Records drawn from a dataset
Start of Block

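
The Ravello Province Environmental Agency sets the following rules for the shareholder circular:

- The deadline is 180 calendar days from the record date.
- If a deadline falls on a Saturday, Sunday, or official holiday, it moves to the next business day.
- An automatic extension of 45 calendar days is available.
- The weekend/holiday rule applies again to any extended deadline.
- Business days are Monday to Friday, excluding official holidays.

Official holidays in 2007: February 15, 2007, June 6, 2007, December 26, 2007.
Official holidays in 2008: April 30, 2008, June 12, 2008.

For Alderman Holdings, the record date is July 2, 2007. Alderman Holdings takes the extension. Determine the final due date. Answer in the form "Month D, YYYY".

February 14, 2008

Trigger date July 2, 2007 + 180 calendar days = December 29, 2007.
December 29, 2007 is a Saturday, so it moves to the next business day, December 31, 2007 (Monday).
Applying the 45-calendar-day extension: December 31, 2007 + 45 days = February 14, 2008.
February 14, 2008 falls on a Thursday, which is a business day, so no adjustment is needed.
Deadline: February 14, 2008.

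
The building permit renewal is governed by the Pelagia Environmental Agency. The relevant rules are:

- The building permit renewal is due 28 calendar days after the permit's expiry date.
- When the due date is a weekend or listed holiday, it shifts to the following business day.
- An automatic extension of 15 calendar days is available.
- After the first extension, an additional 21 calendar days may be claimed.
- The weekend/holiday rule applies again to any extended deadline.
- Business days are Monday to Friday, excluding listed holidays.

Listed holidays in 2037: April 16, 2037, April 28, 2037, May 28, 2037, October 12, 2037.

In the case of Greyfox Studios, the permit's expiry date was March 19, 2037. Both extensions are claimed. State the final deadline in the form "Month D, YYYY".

May 25, 2037

Adding 28 calendar days to March 19, 2037 gives April 16, 2037.
Because April 16, 2037 is a listed holiday, the deadline becomes April 17, 2037 (Friday).
Applying the 15-calendar-day extension: April 17, 2037 + 15 days = May 2, 2037.
Because May 2, 2037 is a Saturday, the deadline becomes May 4, 2037 (Monday).
Add the 21 calendar-day extension to May 4, 2037: May 25, 2037.
Since May 25, 2037 is a Monday and not a holiday, the date is unchanged.
Final deadline: May 25, 2037.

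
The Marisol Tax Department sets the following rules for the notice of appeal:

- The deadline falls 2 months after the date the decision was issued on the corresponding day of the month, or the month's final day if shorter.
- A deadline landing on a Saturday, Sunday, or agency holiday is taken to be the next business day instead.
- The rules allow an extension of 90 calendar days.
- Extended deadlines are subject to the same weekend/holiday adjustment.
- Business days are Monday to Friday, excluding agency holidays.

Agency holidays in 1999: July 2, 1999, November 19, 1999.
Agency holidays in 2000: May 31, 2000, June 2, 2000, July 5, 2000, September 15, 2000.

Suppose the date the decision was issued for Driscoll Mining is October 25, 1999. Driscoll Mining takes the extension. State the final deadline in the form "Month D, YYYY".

2 months from October 25, 1999 is December 25, 1999.
Because December 25, 1999 is a Saturday, the deadline becomes December 27, 1999 (Monday).
The 90-calendar-day extension moves the deadline from December 27, 1999 to March 26, 2000.
March 26, 2000 is a Sunday, so it moves to the next business day, March 27, 2000 (Monday).
So the filing is due March 27, 2000.

March 27, 2000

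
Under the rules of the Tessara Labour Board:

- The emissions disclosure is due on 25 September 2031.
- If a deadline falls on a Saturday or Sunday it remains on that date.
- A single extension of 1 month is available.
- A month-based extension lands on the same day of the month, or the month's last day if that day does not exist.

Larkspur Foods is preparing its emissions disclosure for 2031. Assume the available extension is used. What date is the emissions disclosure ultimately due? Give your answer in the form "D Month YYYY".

The statutory due date is 25 September 2031.
No adjustment is made for weekends or holidays, so 25 September 2031 stands.
The 1 month extension carries 25 September 2031 to 25 October 2031.
No adjustment is made for weekends or holidays, so 25 October 2031 stands.
Final deadline: 25 October 2031.

25 October 2031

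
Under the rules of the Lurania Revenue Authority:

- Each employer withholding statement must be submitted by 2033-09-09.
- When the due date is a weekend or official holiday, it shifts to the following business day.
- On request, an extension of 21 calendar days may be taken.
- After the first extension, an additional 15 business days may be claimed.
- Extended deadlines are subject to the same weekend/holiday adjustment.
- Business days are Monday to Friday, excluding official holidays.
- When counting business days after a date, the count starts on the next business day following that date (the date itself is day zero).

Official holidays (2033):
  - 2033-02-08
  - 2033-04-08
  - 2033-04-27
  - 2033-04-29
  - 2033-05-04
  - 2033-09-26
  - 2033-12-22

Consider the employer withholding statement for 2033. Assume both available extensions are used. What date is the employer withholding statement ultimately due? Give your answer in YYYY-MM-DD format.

2033-10-21

The statutory due date is 2033-09-09.
2033-09-09 falls on a Friday, which is a business day, so no adjustment is needed.
Applying the 21-calendar-day extension: 2033-09-09 + 21 days = 2033-09-30.
2033-09-30 falls on a Friday, which is a business day, so no adjustment is needed.
Counting 15 further business days from 2033-09-30 reaches 2033-10-21.
2033-10-21 falls on a Friday, which is a business day, so no adjustment is needed.
Deadline: 2033-10-21.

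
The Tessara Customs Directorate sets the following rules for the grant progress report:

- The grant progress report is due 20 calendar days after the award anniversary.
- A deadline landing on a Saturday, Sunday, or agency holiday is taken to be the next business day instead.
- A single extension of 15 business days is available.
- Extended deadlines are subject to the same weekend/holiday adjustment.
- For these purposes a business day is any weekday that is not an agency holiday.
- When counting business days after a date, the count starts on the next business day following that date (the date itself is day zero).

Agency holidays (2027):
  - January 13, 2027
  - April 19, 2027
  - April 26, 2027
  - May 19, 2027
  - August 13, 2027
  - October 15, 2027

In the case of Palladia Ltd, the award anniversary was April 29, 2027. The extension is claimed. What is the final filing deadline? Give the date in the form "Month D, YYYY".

June 10, 2027

20 calendar days after April 29, 2027 is May 19, 2027.
May 19, 2027 is a listed holiday; the next business day is May 20, 2027 (Thursday).
The 15-business-day extension runs from May 20, 2027 to June 10, 2027.
Since June 10, 2027 is a Thursday and not a holiday, the date is unchanged.
Deadline: June 10, 2027.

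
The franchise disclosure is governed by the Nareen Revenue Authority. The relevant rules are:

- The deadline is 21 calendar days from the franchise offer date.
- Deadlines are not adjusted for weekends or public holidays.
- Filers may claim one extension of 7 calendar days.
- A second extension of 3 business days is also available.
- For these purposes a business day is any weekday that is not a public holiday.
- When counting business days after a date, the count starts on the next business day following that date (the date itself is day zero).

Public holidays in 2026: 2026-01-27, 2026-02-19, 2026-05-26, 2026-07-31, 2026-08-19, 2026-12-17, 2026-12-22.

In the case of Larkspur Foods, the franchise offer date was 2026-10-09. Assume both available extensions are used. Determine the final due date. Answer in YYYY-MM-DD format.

21 calendar days after 2026-10-09 is 2026-10-30.
2026-10-30 is a Friday; no weekend or holiday adjustment applies.
Add the 7 calendar-day extension to 2026-10-30: 2026-11-06.
2026-11-06 falls on a Friday. The rules make no weekend/holiday allowance, so it remains 2026-11-06.
The 3-business-day extension runs from 2026-11-06 to 2026-11-11.
2026-11-11 falls on a Wednesday. The rules make no weekend/holiday allowance, so it remains 2026-11-11.
The final due date is 2026-11-11.

2026-11-11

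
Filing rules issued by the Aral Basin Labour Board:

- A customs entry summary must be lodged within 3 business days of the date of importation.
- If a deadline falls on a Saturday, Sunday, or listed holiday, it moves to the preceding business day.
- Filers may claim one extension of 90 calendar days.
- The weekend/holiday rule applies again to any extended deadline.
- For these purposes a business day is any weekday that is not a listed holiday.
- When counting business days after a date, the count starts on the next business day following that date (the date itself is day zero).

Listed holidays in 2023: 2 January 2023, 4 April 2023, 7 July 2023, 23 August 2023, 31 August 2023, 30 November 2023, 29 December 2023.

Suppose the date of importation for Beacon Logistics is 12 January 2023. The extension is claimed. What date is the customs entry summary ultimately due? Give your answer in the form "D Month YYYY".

Counting 3 business days after 12 January 2023 (skipping weekends and listed holidays) reaches 17 January 2023.
17 January 2023 falls on a Tuesday, which is a business day, so no adjustment is needed.
With the 90-day extension, 17 January 2023 becomes 17 April 2023.
17 April 2023 is a Monday and not a listed holiday, so it stands.
Final deadline: 17 April 2023.

17 April 2023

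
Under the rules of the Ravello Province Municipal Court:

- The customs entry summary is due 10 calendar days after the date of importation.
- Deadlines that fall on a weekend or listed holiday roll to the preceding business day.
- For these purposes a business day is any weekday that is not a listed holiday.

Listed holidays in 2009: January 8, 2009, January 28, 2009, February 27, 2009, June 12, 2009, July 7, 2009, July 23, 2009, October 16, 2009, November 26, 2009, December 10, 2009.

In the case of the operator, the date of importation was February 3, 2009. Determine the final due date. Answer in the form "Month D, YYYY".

From February 3, 2009, 10 calendar days later is February 13, 2009.
February 13, 2009 is a Friday and not a listed holiday, so it stands.
Deadline: February 13, 2009.

February 13, 2009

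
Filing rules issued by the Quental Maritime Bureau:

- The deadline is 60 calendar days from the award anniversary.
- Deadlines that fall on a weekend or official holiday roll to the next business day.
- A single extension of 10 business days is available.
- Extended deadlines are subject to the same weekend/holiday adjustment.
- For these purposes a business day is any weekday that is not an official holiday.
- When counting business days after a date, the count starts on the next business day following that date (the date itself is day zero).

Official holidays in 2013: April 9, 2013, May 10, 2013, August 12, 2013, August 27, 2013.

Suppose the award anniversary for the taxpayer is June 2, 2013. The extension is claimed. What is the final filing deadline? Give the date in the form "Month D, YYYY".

Adding 60 calendar days to June 2, 2013 gives August 1, 2013.
August 1, 2013 (Thursday) is already a business day.
Applying the 10-business-day extension: 10 business days after August 1, 2013 is August 16, 2013.
August 16, 2013 is a Friday and not a listed holiday, so it stands.
Deadline: August 16, 2013.

August 16, 2013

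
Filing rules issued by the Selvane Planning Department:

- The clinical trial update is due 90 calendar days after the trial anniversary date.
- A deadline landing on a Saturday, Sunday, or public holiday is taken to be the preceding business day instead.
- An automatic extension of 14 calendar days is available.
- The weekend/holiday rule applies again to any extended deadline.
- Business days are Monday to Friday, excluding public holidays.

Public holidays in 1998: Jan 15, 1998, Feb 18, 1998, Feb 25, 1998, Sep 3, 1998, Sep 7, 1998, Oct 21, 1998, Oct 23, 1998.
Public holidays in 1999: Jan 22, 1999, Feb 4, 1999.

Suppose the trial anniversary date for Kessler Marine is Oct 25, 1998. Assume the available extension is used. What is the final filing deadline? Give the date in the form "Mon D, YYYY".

Trigger date Oct 25, 1998 + 90 calendar days = Jan 23, 1999.
Because Jan 23, 1999 is a Saturday, the deadline becomes Jan 21, 1999 (Thursday).
Applying the 14-calendar-day extension: Jan 21, 1999 + 14 days = Feb 4, 1999.
Because Feb 4, 1999 is a listed holiday, the deadline becomes Feb 3, 1999 (Wednesday).
Deadline: Feb 3, 1999.

Feb 3, 1999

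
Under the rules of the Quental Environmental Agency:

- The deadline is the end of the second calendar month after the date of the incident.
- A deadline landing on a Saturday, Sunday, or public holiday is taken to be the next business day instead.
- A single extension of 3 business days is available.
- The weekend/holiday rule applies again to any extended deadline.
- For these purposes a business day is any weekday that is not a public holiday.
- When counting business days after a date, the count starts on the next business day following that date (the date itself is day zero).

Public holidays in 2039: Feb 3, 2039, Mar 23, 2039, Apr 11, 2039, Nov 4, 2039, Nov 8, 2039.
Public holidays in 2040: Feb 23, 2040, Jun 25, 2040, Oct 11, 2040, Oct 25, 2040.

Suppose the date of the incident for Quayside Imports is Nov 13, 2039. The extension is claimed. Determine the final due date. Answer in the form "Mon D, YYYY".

The second month after Nov 13, 2039 is January 2040, whose last day is Jan 31, 2040.
Since Jan 31, 2040 is a Tuesday and not a holiday, the date is unchanged.
The 3-business-day extension runs from Jan 31, 2040 to Feb 3, 2040.
Feb 3, 2040 falls on a Friday, which is a business day, so no adjustment is needed.
Final deadline: Feb 3, 2040.

Feb 3, 2040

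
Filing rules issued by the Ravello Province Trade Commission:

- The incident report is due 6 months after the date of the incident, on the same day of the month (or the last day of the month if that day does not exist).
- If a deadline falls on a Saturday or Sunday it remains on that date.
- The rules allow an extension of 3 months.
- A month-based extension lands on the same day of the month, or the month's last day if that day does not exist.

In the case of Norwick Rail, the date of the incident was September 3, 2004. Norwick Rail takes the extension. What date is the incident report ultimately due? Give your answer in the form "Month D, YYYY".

June 3, 2005

Moving 6 months forward from September 3, 2004 on the corresponding day gives March 3, 2005.
March 3, 2005 is a Thursday; no weekend or holiday adjustment applies.
Add 3 months to March 3, 2005: June 3, 2005.
June 3, 2005 is a Friday; no weekend or holiday adjustment applies.
The final due date is June 3, 2005.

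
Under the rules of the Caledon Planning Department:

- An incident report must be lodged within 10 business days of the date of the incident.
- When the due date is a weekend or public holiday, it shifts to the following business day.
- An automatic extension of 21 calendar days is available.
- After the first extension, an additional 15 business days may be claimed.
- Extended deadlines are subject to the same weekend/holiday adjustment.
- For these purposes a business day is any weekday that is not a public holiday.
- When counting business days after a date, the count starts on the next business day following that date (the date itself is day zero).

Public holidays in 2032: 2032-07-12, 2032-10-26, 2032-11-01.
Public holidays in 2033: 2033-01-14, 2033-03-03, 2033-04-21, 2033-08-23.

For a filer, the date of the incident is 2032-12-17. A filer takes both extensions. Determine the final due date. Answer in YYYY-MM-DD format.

Counting 10 business days after 2032-12-17 (skipping weekends and listed holidays) reaches 2032-12-31.
2032-12-31 is a Friday and not a listed holiday, so it stands.
The 21-calendar-day extension moves the deadline from 2032-12-31 to 2033-01-21.
2033-01-21 falls on a Friday, which is a business day, so no adjustment is needed.
The 15-business-day extension runs from 2033-01-21 to 2033-02-11.
2033-02-11 falls on a Friday, which is a business day, so no adjustment is needed.
The final due date is 2033-02-11.

2033-02-11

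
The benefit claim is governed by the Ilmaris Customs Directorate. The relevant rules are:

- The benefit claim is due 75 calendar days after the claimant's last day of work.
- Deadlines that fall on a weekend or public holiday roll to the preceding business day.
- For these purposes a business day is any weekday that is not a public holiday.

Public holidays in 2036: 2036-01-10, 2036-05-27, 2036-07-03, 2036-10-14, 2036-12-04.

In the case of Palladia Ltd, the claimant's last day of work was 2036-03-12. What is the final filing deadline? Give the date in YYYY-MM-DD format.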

End of Block

• Exercise instructions
Copy out, word for word, the part of the entries above that begins at the line with "- Business days are Monday to Friday, excluding listed" and ends at the line with "Listed holidays in 2037: April", including both.

• Answer below
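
- Business days are Monday to Friday, excluding listed holidays.

Listed holidays in 2037: April 16, 2037, April 28, 2037, May 28, 2037, October 12, 2037.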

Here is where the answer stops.